▶ **Listed records**
........
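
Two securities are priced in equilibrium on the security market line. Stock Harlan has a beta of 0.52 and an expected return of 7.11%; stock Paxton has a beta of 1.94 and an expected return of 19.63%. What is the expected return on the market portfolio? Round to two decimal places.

Both satisfy E(R) = R_f + β·MRP, so the slope of the SML is
MRP = (19.63% − 7.11%) / (1.94 − 0.52) = 12.52% / 1.42 = 8.8169%
R_f = E(R_Harlan) − β_Harlan·MRP = 7.11% − 0.52 × 8.8169% = 2.5252%
E(R_m) = R_f + MRP = 2.5252% + 8.8169% = 11.34%

11.34%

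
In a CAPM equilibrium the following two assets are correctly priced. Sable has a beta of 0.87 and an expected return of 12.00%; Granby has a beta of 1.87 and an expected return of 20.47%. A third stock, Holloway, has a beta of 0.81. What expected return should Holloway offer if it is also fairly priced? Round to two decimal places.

11.49%

MRP (SML slope) = (20.47% − 12.00%) / (1.87 − 0.87) = 8.47% / 1.00 = 8.4700%
R_f (intercept) = 12.00% − 0.87 × 8.4700% = 4.6311%
E(R_Holloway) = R_f + β × MRP = 4.6311% + 0.81 × 8.4700% = 11.49%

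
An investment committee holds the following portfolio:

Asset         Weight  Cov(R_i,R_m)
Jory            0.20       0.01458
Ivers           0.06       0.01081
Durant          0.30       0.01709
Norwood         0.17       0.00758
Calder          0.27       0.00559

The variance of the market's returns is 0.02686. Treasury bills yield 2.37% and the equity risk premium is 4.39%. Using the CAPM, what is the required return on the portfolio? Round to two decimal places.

β_Jory = 0.01458 / 0.02686 = 0.5428
β_Ivers = 0.01081 / 0.02686 = 0.4025
β_Durant = 0.01709 / 0.02686 = 0.6363
β_Norwood = 0.00758 / 0.02686 = 0.2822
β_Calder = 0.00559 / 0.02686 = 0.2081
β_P = Σ w_i β_i = 0.20×0.5428 + 0.06×0.4025 + 0.30×0.6363 + 0.17×0.2822 + 0.27×0.2081 = 0.4278
E(R_P) = R_f + β_P × MRP = 2.37% + 0.4278 × 4.39% = 4.25%

4.25%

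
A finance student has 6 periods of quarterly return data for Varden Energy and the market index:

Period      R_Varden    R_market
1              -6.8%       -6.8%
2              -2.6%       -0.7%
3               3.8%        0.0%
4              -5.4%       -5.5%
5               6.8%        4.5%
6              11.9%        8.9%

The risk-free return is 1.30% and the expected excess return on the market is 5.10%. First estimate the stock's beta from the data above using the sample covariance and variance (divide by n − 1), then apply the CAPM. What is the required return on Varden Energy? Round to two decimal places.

Mean R_i = (-6.8 − 2.6 + 3.8 − 5.4 + 6.8 + 11.9) / 6 = 1.2833%
Mean R_m = (-6.8 − 0.7 + 0.0 − 5.5 + 4.5 + 8.9) / 6 = 0.0667%
Σ(R_i − R̄_i)(R_m − R̄_m) = 213.7567  ⇒  Cov = 213.7567 / 5 = 42.7513
Σ(R_m − R̄_m)² = 176.4133  ⇒  Var(R_m) = 176.4133 / 5 = 35.2827
β = Cov / Var(R_m) = 42.7513 / 35.2827 = 1.2117
E(R) = R_f + β × MRP = 1.30% + 1.2117 × 5.10% = 7.48%

7.48%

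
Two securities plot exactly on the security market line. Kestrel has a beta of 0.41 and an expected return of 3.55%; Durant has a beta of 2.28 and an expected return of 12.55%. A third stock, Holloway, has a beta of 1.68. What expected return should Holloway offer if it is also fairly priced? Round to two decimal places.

9.66%

MRP (SML slope) = (12.55% − 3.55%) / (2.28 − 0.41) = 9.00% / 1.87 = 4.8128%
R_f (intercept) = 3.55% − 0.41 × 4.8128% = 1.5768%
E(R_Holloway) = R_f + β × MRP = 1.5768% + 1.68 × 4.8128% = 9.66%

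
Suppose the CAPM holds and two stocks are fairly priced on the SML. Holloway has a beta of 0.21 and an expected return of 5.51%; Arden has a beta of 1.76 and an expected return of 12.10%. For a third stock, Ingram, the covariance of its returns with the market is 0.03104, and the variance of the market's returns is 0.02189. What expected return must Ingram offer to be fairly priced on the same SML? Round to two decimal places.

MRP = (12.10% − 5.51%) / (1.76 − 0.21) = 4.2516%
R_f = 5.51% − 0.21 × 4.2516% = 4.6172%
β_Ingram = Cov / Var(R_m) = 0.03104 / 0.02189 = 1.4180
E(R_Ingram) = R_f + β × MRP = 4.6172% + 1.4180 × 4.2516% = 10.65%

10.65%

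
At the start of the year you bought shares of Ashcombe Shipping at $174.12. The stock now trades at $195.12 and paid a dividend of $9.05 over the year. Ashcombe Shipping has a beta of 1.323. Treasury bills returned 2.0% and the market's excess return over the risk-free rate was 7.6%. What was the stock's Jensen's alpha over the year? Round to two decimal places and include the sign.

+5.20%

Realised HPR = (P1 + D1 − P0) / P0 = (195.12 + 9.05 − 174.12) / 174.12 = 30.05 / 174.12 = 17.2582%
CAPM required = R_f + β·MRP = 2.0% + 1.323 × 7.6% = 12.0548%
α = realised − required = 17.2582% − 12.0548% = +5.20%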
........
▶ **Task to complete**
Retype the whole listing, matching it exactly.

▶ **The completed task**
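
Two securities are priced in equilibrium on the security market line. Stock Harlan has a beta of 0.52 and an expected return of 7.11%; stock Paxton has a beta of 1.94 and an expected return of 19.63%. What is the expected return on the market portfolio? Round to two decimal places.

Both satisfy E(R) = R_f + β·MRP, so the slope of the SML is
MRP = (19.63% − 7.11%) / (1.94 − 0.52) = 12.52% / 1.42 = 8.8169%
R_f = E(R_Harlan) − β_Harlan·MRP = 7.11% − 0.52 × 8.8169% = 2.5252%
E(R_m) = R_f + MRP = 2.5252% + 8.8169% = 11.34%

11.34%

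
In a CAPM equilibrium the following two assets are correctly priced. Sable has a beta of 0.87 and an expected return of 12.00%; Granby has a beta of 1.87 and an expected return of 20.47%. A third stock, Holloway, has a beta of 0.81. What expected return should Holloway offer if it is also fairly priced? Round to two decimal places.

11.49%

MRP (SML slope) = (20.47% − 12.00%) / (1.87 − 0.87) = 8.47% / 1.00 = 8.4700%
R_f (intercept) = 12.00% − 0.87 × 8.4700% = 4.6311%
E(R_Holloway) = R_f + β × MRP = 4.6311% + 0.81 × 8.4700% = 11.49%

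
An investment committee holds the following portfolio:

Asset         Weight  Cov(R_i,R_m)
Jory            0.20       0.01458
Ivers           0.06       0.01081
Durant          0.30       0.01709
Norwood         0.17       0.00758
Calder          0.27       0.00559

The variance of the market's returns is 0.02686. Treasury bills yield 2.37% and the equity risk premium is 4.39%. Using the CAPM, what is the required return on the portfolio? Round to two decimal places.

β_Jory = 0.01458 / 0.02686 = 0.5428
β_Ivers = 0.01081 / 0.02686 = 0.4025
β_Durant = 0.01709 / 0.02686 = 0.6363
β_Norwood = 0.00758 / 0.02686 = 0.2822
β_Calder = 0.00559 / 0.02686 = 0.2081
β_P = Σ w_i β_i = 0.20×0.5428 + 0.06×0.4025 + 0.30×0.6363 + 0.17×0.2822 + 0.27×0.2081 = 0.4278
E(R_P) = R_f + β_P × MRP = 2.37% + 0.4278 × 4.39% = 4.25%

4.25%

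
A finance student has 6 periods of quarterly return data for Varden Energy and the market index:

Period      R_Varden    R_market
1              -6.8%       -6.8%
2              -2.6%       -0.7%
3               3.8%        0.0%
4              -5.4%       -5.5%
5               6.8%        4.5%
6              11.9%        8.9%

The risk-free return is 1.30% and the expected excess return on the market is 5.10%. First estimate the stock's beta from the data above using the sample covariance and variance (divide by n − 1), then apply the CAPM. What is the required return on Varden Energy? Round to two decimal places.

Mean R_i = (-6.8 − 2.6 + 3.8 − 5.4 + 6.8 + 11.9) / 6 = 1.2833%
Mean R_m = (-6.8 − 0.7 + 0.0 − 5.5 + 4.5 + 8.9) / 6 = 0.0667%
Σ(R_i − R̄_i)(R_m − R̄_m) = 213.7567  ⇒  Cov = 213.7567 / 5 = 42.7513
Σ(R_m − R̄_m)² = 176.4133  ⇒  Var(R_m) = 176.4133 / 5 = 35.2827
β = Cov / Var(R_m) = 42.7513 / 35.2827 = 1.2117
E(R) = R_f + β × MRP = 1.30% + 1.2117 × 5.10% = 7.48%

7.48%

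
Two securities plot exactly on the security market line. Kestrel has a beta of 0.41 and an expected return of 3.55%; Durant has a beta of 2.28 and an expected return of 12.55%. A third stock, Holloway, has a beta of 1.68. What expected return should Holloway offer if it is also fairly priced? Round to two decimal places.

9.66%

MRP (SML slope) = (12.55% − 3.55%) / (2.28 − 0.41) = 9.00% / 1.87 = 4.8128%
R_f (intercept) = 3.55% − 0.41 × 4.8128% = 1.5768%
E(R_Holloway) = R_f + β × MRP = 1.5768% + 1.68 × 4.8128% = 9.66%

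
Suppose the CAPM holds and two stocks are fairly priced on the SML. Holloway has a beta of 0.21 and an expected return of 5.51%; Arden has a beta of 1.76 and an expected return of 12.10%. For a third stock, Ingram, the covariance of its returns with the market is 0.03104, and the variance of the market's returns is 0.02189. What expected return must Ingram offer to be fairly priced on the same SML? Round to two decimal places.

MRP = (12.10% − 5.51%) / (1.76 − 0.21) = 4.2516%
R_f = 5.51% − 0.21 × 4.2516% = 4.6172%
β_Ingram = Cov / Var(R_m) = 0.03104 / 0.02189 = 1.4180
E(R_Ingram) = R_f + β × MRP = 4.6172% + 1.4180 × 4.2516% = 10.65%

10.65%

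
At the start of the year you bought shares of Ashcombe Shipping at $174.12. The stock now trades at $195.12 and paid a dividend of $9.05 over the year. Ashcombe Shipping has a beta of 1.323. Treasury bills returned 2.0% and the market's excess return over the risk-free rate was 7.6%. What was the stock's Jensen's alpha over the year? Round to two decimal places and include the sign.

+5.20%

Realised HPR = (P1 + D1 − P0) / P0 = (195.12 + 9.05 − 174.12) / 174.12 = 30.05 / 174.12 = 17.2582%
CAPM required = R_f + β·MRP = 2.0% + 1.323 × 7.6% = 12.0548%
α = realised − required = 17.2582% − 12.0548% = +5.20%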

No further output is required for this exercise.